Prompt: Every entry below should be printed again exactly as it reads.

(Supplied records begins)

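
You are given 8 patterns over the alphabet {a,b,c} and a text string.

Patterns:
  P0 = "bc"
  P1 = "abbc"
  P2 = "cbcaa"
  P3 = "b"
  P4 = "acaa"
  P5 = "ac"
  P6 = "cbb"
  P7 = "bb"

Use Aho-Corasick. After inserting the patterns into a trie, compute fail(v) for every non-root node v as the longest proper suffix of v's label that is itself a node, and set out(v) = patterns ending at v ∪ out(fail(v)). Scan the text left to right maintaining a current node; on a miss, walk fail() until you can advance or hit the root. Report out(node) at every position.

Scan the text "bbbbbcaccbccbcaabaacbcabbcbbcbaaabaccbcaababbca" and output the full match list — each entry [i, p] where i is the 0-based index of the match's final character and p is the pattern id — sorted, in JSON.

Construct AC machine:
Trie (insert patterns):
  n0 'ε': a→3 b→1 c→7
  n1 'b': b→16 c→2  ←P3
  n2 'bc': ·  ←P0
  n3 'a': b→4 c→12
  n4 'ab': b→5
  n5 'abb': c→6
  n6 'abbc': ·  ←P1
  n7 'c': b→8
  n8 'cb': b→15 c→9
  n9 'cbc': a→10
  n10 'cbca': a→11
  n11 'cbcaa': ·  ←P2
  n12 'ac': a→13  ←P5
  n13 'aca': a→14
  n14 'acaa': ·  ←P4
  n15 'cbb': ·  ←P6
  n16 'bb': ·  ←P7

BFS fail/out derivation:
  n1('b'): parent n0 fail=0; on 'b' 0 → fail=0;  out {3}∪∅={3}
  n3('a'): parent n0 fail=0; on 'a' 0 → fail=0;  out ∅∪∅=∅
  n7('c'): parent n0 fail=0; on 'c' 0 → fail=0;  out ∅∪∅=∅
  n2('bc'): parent n1 fail=0; on 'c' 0 → fail=7;  out {0}∪∅={0}
  n4('ab'): parent n3 fail=0; on 'b' 0 → fail=1;  out ∅∪{3}={3}
  n8('cb'): parent n7 fail=0; on 'b' 0 → fail=1;  out ∅∪{3}={3}
  n12('ac'): parent n3 fail=0; on 'c' 0 → fail=7;  out {5}∪∅={5}
  n16('bb'): parent n1 fail=0; on 'b' 0 → fail=1;  out {7}∪{3}={3,7}
  n5('abb'): parent n4 fail=1; on 'b' 1 → fail=16;  out ∅∪{3,7}={3,7}
  n9('cbc'): parent n8 fail=1; on 'c' 1 → fail=2;  out ∅∪{0}={0}
  n13('aca'): parent n12 fail=7; on 'a' 7→0 → fail=3;  out ∅∪∅=∅
  n15('cbb'): parent n8 fail=1; on 'b' 1 → fail=16;  out {6}∪{3,7}={3,6,7}
  n6('abbc'): parent n5 fail=16; on 'c' 16→1 → fail=2;  out {1}∪{0}={0,1}
  n10('cbca'): parent n9 fail=2; on 'a' 2→7→0 → fail=3;  out ∅∪∅=∅
  n14('acaa'): parent n13 fail=3; on 'a' 3→0 → fail=3;  out {4}∪∅={4}
  n11('cbcaa'): parent n10 fail=3; on 'a' 3→0 → fail=3;  out {2}∪∅={2}

Scan:
i=0 'b': node 0→1  emit P3@[0:0]
i=1 'b': node 1→16  emit P3@[1:1],P7@[0:1]
i=2 'b': node 16→16 (via fail)  emit P3@[2:2],P7@[1:2]
i=3 'b': node 16→16 (via fail)  emit P3@[3:3],P7@[2:3]
i=4 'b': node 16→16 (via fail)  emit P3@[4:4],P7@[3:4]
i=5 'c': node 16→2 (via fail)  emit P0@[4:5]
i=6 'a': node 2→3 (via fail)
i=7 'c': node 3→12  emit P5@[6:7]
i=8 'c': node 12→7 (via fail)
i=9 'b': node 7→8  emit P3@[9:9]
i=10 'c': node 8→9  emit P0@[9:10]
i=11 'c': node 9→7 (via fail)
i=12 'b': node 7→8  emit P3@[12:12]
i=13 'c': node 8→9  emit P0@[12:13]
i=14 'a': node 9→10
i=15 'a': node 10→11  emit P2@[11:15]
i=16 'b': node 11→4 (via fail)  emit P3@[16:16]
i=17 'a': node 4→3 (via fail)
i=18 'a': node 3→3 (via fail)
i=19 'c': node 3→12  emit P5@[18:19]
i=20 'b': node 12→8 (via fail)  emit P3@[20:20]
i=21 'c': node 8→9  emit P0@[20:21]
i=22 'a': node 9→10
i=23 'b': node 10→4 (via fail)  emit P3@[23:23]
i=24 'b': node 4→5  emit P3@[24:24],P7@[23:24]
i=25 'c': node 5→6  emit P0@[24:25],P1@[22:25]
i=26 'b': node 6→8 (via fail)  emit P3@[26:26]
i=27 'b': node 8→15  emit P3@[27:27],P6@[25:27],P7@[26:27]
i=28 'c': node 15→2 (via fail)  emit P0@[27:28]
i=29 'b': node 2→8 (via fail)  emit P3@[29:29]
i=30 'a': node 8→3 (via fail)
i=31 'a': node 3→3 (via fail)
i=32 'a': node 3→3 (via fail)
i=33 'b': node 3→4  emit P3@[33:33]
i=34 'a': node 4→3 (via fail)
i=35 'c': node 3→12  emit P5@[34:35]
i=36 'c': node 12→7 (via fail)
i=37 'b': node 7→8  emit P3@[37:37]
i=38 'c': node 8→9  emit P0@[37:38]
i=39 'a': node 9→10
i=40 'a': node 10→11  emit P2@[36:40]
i=41 'b': node 11→4 (via fail)  emit P3@[41:41]
i=42 'a': node 4→3 (via fail)
i=43 'b': node 3→4  emit P3@[43:43]
i=44 'b': node 4→5  emit P3@[44:44],P7@[43:44]
i=45 'c': node 5→6  emit P0@[44:45],P1@[42:45]
i=46 'a': node 6→3 (via fail)

Result: [[0,3],[1,3],[1,7],[2,3],[2,7],[3,3],[3,7],[4,3],[4,7],[5,0],[7,5],[9,3],[10,0],[12,3],[13,0],[15,2],[16,3],[19,5],[20,3],[21,0],[23,3],[24,3],[24,7],[25,0],[25,1],[26,3],[27,3],[27,6],[27,7],[28,0],[29,3],[33,3],[35,5],[37,3],[38,0],[40,2],[41,3],[43,3],[44,3],[44,7],[45,0],[45,1]]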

(Supplied records ends)

Output below:
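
You are given 8 patterns over the alphabet {a,b,c} and a text string.

Patterns:
  P0 = "bc"
  P1 = "abbc"
  P2 = "cbcaa"
  P3 = "b"
  P4 = "acaa"
  P5 = "ac"
  P6 = "cbb"
  P7 = "bb"

Use Aho-Corasick. After inserting the patterns into a trie, compute fail(v) for every non-root node v as the longest proper suffix of v's label that is itself a node, and set out(v) = patterns ending at v ∪ out(fail(v)). Scan the text left to right maintaining a current node; on a miss, walk fail() until you can advance or hit the root. Report out(node) at every position.

Scan the text "bbbbbcaccbccbcaabaacbcabbcbbcbaaabaccbcaababbca" and output the full match list — each entry [i, p] where i is the 0-based index of the match's final character and p is the pattern id — sorted, in JSON.

Construct AC machine:
Trie (insert patterns):
  n0 'ε': a→3 b→1 c→7
  n1 'b': b→16 c→2  ←P3
  n2 'bc': ·  ←P0
  n3 'a': b→4 c→12
  n4 'ab': b→5
  n5 'abb': c→6
  n6 'abbc': ·  ←P1
  n7 'c': b→8
  n8 'cb': b→15 c→9
  n9 'cbc': a→10
  n10 'cbca': a→11
  n11 'cbcaa': ·  ←P2
  n12 'ac': a→13  ←P5
  n13 'aca': a→14
  n14 'acaa': ·  ←P4
  n15 'cbb': ·  ←P6
  n16 'bb': ·  ←P7

BFS fail/out derivation:
  n1('b'): parent n0 fail=0; on 'b' 0 → fail=0;  out {3}∪∅={3}
  n3('a'): parent n0 fail=0; on 'a' 0 → fail=0;  out ∅∪∅=∅
  n7('c'): parent n0 fail=0; on 'c' 0 → fail=0;  out ∅∪∅=∅
  n2('bc'): parent n1 fail=0; on 'c' 0 → fail=7;  out {0}∪∅={0}
  n4('ab'): parent n3 fail=0; on 'b' 0 → fail=1;  out ∅∪{3}={3}
  n8('cb'): parent n7 fail=0; on 'b' 0 → fail=1;  out ∅∪{3}={3}
  n12('ac'): parent n3 fail=0; on 'c' 0 → fail=7;  out {5}∪∅={5}
  n16('bb'): parent n1 fail=0; on 'b' 0 → fail=1;  out {7}∪{3}={3,7}
  n5('abb'): parent n4 fail=1; on 'b' 1 → fail=16;  out ∅∪{3,7}={3,7}
  n9('cbc'): parent n8 fail=1; on 'c' 1 → fail=2;  out ∅∪{0}={0}
  n13('aca'): parent n12 fail=7; on 'a' 7→0 → fail=3;  out ∅∪∅=∅
  n15('cbb'): parent n8 fail=1; on 'b' 1 → fail=16;  out {6}∪{3,7}={3,6,7}
  n6('abbc'): parent n5 fail=16; on 'c' 16→1 → fail=2;  out {1}∪{0}={0,1}
  n10('cbca'): parent n9 fail=2; on 'a' 2→7→0 → fail=3;  out ∅∪∅=∅
  n14('acaa'): parent n13 fail=3; on 'a' 3→0 → fail=3;  out {4}∪∅={4}
  n11('cbcaa'): parent n10 fail=3; on 'a' 3→0 → fail=3;  out {2}∪∅={2}

Scan:
i=0 'b': node 0→1  emit P3@[0:0]
i=1 'b': node 1→16  emit P3@[1:1],P7@[0:1]
i=2 'b': node 16→16 (via fail)  emit P3@[2:2],P7@[1:2]
i=3 'b': node 16→16 (via fail)  emit P3@[3:3],P7@[2:3]
i=4 'b': node 16→16 (via fail)  emit P3@[4:4],P7@[3:4]
i=5 'c': node 16→2 (via fail)  emit P0@[4:5]
i=6 'a': node 2→3 (via fail)
i=7 'c': node 3→12  emit P5@[6:7]
i=8 'c': node 12→7 (via fail)
i=9 'b': node 7→8  emit P3@[9:9]
i=10 'c': node 8→9  emit P0@[9:10]
i=11 'c': node 9→7 (via fail)
i=12 'b': node 7→8  emit P3@[12:12]
i=13 'c': node 8→9  emit P0@[12:13]
i=14 'a': node 9→10
i=15 'a': node 10→11  emit P2@[11:15]
i=16 'b': node 11→4 (via fail)  emit P3@[16:16]
i=17 'a': node 4→3 (via fail)
i=18 'a': node 3→3 (via fail)
i=19 'c': node 3→12  emit P5@[18:19]
i=20 'b': node 12→8 (via fail)  emit P3@[20:20]
i=21 'c': node 8→9  emit P0@[20:21]
i=22 'a': node 9→10
i=23 'b': node 10→4 (via fail)  emit P3@[23:23]
i=24 'b': node 4→5  emit P3@[24:24],P7@[23:24]
i=25 'c': node 5→6  emit P0@[24:25],P1@[22:25]
i=26 'b': node 6→8 (via fail)  emit P3@[26:26]
i=27 'b': node 8→15  emit P3@[27:27],P6@[25:27],P7@[26:27]
i=28 'c': node 15→2 (via fail)  emit P0@[27:28]
i=29 'b': node 2→8 (via fail)  emit P3@[29:29]
i=30 'a': node 8→3 (via fail)
i=31 'a': node 3→3 (via fail)
i=32 'a': node 3→3 (via fail)
i=33 'b': node 3→4  emit P3@[33:33]
i=34 'a': node 4→3 (via fail)
i=35 'c': node 3→12  emit P5@[34:35]
i=36 'c': node 12→7 (via fail)
i=37 'b': node 7→8  emit P3@[37:37]
i=38 'c': node 8→9  emit P0@[37:38]
i=39 'a': node 9→10
i=40 'a': node 10→11  emit P2@[36:40]
i=41 'b': node 11→4 (via fail)  emit P3@[41:41]
i=42 'a': node 4→3 (via fail)
i=43 'b': node 3→4  emit P3@[43:43]
i=44 'b': node 4→5  emit P3@[44:44],P7@[43:44]
i=45 'c': node 5→6  emit P0@[44:45],P1@[42:45]
i=46 'a': node 6→3 (via fail)

Result: [[0,3],[1,3],[1,7],[2,3],[2,7],[3,3],[3,7],[4,3],[4,7],[5,0],[7,5],[9,3],[10,0],[12,3],[13,0],[15,2],[16,3],[19,5],[20,3],[21,0],[23,3],[24,3],[24,7],[25,0],[25,1],[26,3],[27,3],[27,6],[27,7],[28,0],[29,3],[33,3],[35,5],[37,3],[38,0],[40,2],[41,3],[43,3],[44,3],[44,7],[45,0],[45,1]]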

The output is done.